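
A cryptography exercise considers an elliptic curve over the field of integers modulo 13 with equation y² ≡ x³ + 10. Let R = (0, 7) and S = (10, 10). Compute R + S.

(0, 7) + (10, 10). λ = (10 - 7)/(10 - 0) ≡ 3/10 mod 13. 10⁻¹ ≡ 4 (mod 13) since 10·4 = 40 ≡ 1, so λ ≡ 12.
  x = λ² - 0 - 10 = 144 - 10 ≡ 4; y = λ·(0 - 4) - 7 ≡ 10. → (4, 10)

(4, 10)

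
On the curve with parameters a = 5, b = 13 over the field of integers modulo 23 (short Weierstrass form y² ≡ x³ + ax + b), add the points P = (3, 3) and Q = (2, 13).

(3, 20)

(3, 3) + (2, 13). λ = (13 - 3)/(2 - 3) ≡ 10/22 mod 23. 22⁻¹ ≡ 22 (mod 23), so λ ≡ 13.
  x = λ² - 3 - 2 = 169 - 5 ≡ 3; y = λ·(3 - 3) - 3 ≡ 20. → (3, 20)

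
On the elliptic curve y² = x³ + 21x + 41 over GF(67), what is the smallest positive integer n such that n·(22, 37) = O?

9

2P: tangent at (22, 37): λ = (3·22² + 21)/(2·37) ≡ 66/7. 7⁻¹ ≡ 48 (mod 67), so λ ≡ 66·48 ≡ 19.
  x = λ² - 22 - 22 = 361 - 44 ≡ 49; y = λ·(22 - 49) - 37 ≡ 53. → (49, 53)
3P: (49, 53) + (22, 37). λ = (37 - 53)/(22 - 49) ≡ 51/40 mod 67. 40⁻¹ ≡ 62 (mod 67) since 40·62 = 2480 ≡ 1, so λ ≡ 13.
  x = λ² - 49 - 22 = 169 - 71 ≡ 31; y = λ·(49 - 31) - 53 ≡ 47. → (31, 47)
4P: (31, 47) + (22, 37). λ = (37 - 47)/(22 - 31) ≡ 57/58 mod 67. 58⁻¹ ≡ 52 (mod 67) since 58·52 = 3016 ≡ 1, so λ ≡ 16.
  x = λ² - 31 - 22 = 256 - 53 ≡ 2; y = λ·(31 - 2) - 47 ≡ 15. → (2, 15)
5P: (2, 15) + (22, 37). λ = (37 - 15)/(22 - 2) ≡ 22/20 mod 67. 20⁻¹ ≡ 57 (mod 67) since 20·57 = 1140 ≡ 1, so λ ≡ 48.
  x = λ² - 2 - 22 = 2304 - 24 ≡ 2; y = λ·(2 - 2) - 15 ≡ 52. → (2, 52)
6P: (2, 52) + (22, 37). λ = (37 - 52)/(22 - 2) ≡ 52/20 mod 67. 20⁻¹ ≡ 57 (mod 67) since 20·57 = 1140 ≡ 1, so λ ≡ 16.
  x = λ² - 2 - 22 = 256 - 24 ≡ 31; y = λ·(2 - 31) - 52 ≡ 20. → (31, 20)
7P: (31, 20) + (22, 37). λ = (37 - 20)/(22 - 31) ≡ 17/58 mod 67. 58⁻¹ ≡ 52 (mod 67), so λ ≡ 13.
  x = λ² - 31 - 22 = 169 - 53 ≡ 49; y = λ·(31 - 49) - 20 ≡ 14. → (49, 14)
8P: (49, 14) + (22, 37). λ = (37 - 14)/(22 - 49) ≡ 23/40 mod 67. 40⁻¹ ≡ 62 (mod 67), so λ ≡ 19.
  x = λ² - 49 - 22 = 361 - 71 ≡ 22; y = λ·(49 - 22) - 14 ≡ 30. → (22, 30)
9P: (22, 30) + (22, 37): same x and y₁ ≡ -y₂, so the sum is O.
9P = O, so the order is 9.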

AIM OF THE EXERCISE: Leave out every line before the one containing "On the elliptic"; set down that line and all remaining lines of the material exactly.

ANSWER SECTION:
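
On the elliptic curve y² = x³ + 21x + 41 over GF(67), what is the smallest positive integer n such that n·(22, 37) = O?

9

2P: tangent at (22, 37): λ = (3·22² + 21)/(2·37) ≡ 66/7. 7⁻¹ ≡ 48 (mod 67), so λ ≡ 66·48 ≡ 19.
  x = λ² - 22 - 22 = 361 - 44 ≡ 49; y = λ·(22 - 49) - 37 ≡ 53. → (49, 53)
3P: (49, 53) + (22, 37). λ = (37 - 53)/(22 - 49) ≡ 51/40 mod 67. 40⁻¹ ≡ 62 (mod 67) since 40·62 = 2480 ≡ 1, so λ ≡ 13.
  x = λ² - 49 - 22 = 169 - 71 ≡ 31; y = λ·(49 - 31) - 53 ≡ 47. → (31, 47)
4P: (31, 47) + (22, 37). λ = (37 - 47)/(22 - 31) ≡ 57/58 mod 67. 58⁻¹ ≡ 52 (mod 67) since 58·52 = 3016 ≡ 1, so λ ≡ 16.
  x = λ² - 31 - 22 = 256 - 53 ≡ 2; y = λ·(31 - 2) - 47 ≡ 15. → (2, 15)
5P: (2, 15) + (22, 37). λ = (37 - 15)/(22 - 2) ≡ 22/20 mod 67. 20⁻¹ ≡ 57 (mod 67) since 20·57 = 1140 ≡ 1, so λ ≡ 48.
  x = λ² - 2 - 22 = 2304 - 24 ≡ 2; y = λ·(2 - 2) - 15 ≡ 52. → (2, 52)
6P: (2, 52) + (22, 37). λ = (37 - 52)/(22 - 2) ≡ 52/20 mod 67. 20⁻¹ ≡ 57 (mod 67) since 20·57 = 1140 ≡ 1, so λ ≡ 16.
  x = λ² - 2 - 22 = 256 - 24 ≡ 31; y = λ·(2 - 31) - 52 ≡ 20. → (31, 20)
7P: (31, 20) + (22, 37). λ = (37 - 20)/(22 - 31) ≡ 17/58 mod 67. 58⁻¹ ≡ 52 (mod 67), so λ ≡ 13.
  x = λ² - 31 - 22 = 169 - 53 ≡ 49; y = λ·(31 - 49) - 20 ≡ 14. → (49, 14)
8P: (49, 14) + (22, 37). λ = (37 - 14)/(22 - 49) ≡ 23/40 mod 67. 40⁻¹ ≡ 62 (mod 67), so λ ≡ 19.
  x = λ² - 49 - 22 = 361 - 71 ≡ 22; y = λ·(49 - 22) - 14 ≡ 30. → (22, 30)
9P: (22, 30) + (22, 37): same x and y₁ ≡ -y₂, so the sum is O.
9P = O, so the order is 9.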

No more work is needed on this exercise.